Once you have read the entries, copy all of them exactly.
THE RECORDS section start
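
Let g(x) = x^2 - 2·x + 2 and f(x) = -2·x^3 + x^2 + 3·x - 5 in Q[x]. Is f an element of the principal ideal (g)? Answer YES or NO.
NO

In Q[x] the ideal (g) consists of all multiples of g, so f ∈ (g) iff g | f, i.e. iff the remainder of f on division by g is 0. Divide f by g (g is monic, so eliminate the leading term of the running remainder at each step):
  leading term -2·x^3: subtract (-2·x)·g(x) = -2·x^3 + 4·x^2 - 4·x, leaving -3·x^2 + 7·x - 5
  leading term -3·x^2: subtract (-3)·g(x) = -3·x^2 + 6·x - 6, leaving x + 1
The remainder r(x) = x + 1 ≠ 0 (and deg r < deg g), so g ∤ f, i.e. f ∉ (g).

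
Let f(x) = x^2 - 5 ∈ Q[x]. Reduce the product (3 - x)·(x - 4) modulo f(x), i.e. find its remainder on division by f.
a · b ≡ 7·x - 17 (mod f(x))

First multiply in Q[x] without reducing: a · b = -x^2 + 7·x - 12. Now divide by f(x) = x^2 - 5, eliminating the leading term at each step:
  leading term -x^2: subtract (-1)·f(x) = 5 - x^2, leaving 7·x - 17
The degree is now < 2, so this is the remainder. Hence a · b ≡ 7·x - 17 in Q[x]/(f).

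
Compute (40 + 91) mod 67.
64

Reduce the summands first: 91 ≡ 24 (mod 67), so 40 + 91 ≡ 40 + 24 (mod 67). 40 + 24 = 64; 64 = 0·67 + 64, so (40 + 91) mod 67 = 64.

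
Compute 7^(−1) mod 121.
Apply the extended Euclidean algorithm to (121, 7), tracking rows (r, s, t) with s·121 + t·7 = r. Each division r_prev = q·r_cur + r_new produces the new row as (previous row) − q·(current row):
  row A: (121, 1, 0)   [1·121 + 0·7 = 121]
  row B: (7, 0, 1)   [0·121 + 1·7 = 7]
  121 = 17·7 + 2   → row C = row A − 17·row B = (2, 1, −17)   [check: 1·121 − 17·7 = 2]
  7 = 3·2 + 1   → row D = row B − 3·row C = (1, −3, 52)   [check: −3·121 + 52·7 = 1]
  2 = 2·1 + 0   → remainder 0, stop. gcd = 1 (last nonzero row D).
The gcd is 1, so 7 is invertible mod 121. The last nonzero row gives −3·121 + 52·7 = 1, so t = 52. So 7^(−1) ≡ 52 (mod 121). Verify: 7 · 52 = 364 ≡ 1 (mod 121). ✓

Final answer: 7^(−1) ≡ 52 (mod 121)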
THE RECORDS section end
■ **OUTPUT BELOW**
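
Let g(x) = x^2 - 2·x + 2 and f(x) = -2·x^3 + x^2 + 3·x - 5 in Q[x]. Is f an element of the principal ideal (g)? Answer YES or NO.
NO

In Q[x] the ideal (g) consists of all multiples of g, so f ∈ (g) iff g | f, i.e. iff the remainder of f on division by g is 0. Divide f by g (g is monic, so eliminate the leading term of the running remainder at each step):
  leading term -2·x^3: subtract (-2·x)·g(x) = -2·x^3 + 4·x^2 - 4·x, leaving -3·x^2 + 7·x - 5
  leading term -3·x^2: subtract (-3)·g(x) = -3·x^2 + 6·x - 6, leaving x + 1
The remainder r(x) = x + 1 ≠ 0 (and deg r < deg g), so g ∤ f, i.e. f ∉ (g).

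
Let f(x) = x^2 - 5 ∈ Q[x]. Reduce the product (3 - x)·(x - 4) modulo f(x), i.e. find its remainder on division by f.
a · b ≡ 7·x - 17 (mod f(x))

First multiply in Q[x] without reducing: a · b = -x^2 + 7·x - 12. Now divide by f(x) = x^2 - 5, eliminating the leading term at each step:
  leading term -x^2: subtract (-1)·f(x) = 5 - x^2, leaving 7·x - 17
The degree is now < 2, so this is the remainder. Hence a · b ≡ 7·x - 17 in Q[x]/(f).

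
Compute (40 + 91) mod 67.
64

Reduce the summands first: 91 ≡ 24 (mod 67), so 40 + 91 ≡ 40 + 24 (mod 67). 40 + 24 = 64; 64 = 0·67 + 64, so (40 + 91) mod 67 = 64.

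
Compute 7^(−1) mod 121.
Apply the extended Euclidean algorithm to (121, 7), tracking rows (r, s, t) with s·121 + t·7 = r. Each division r_prev = q·r_cur + r_new produces the new row as (previous row) − q·(current row):
  row A: (121, 1, 0)   [1·121 + 0·7 = 121]
  row B: (7, 0, 1)   [0·121 + 1·7 = 7]
  121 = 17·7 + 2   → row C = row A − 17·row B = (2, 1, −17)   [check: 1·121 − 17·7 = 2]
  7 = 3·2 + 1   → row D = row B − 3·row C = (1, −3, 52)   [check: −3·121 + 52·7 = 1]
  2 = 2·1 + 0   → remainder 0, stop. gcd = 1 (last nonzero row D).
The gcd is 1, so 7 is invertible mod 121. The last nonzero row gives −3·121 + 52·7 = 1, so t = 52. So 7^(−1) ≡ 52 (mod 121). Verify: 7 · 52 = 364 ≡ 1 (mod 121). ✓

Final answer: 7^(−1) ≡ 52 (mod 121)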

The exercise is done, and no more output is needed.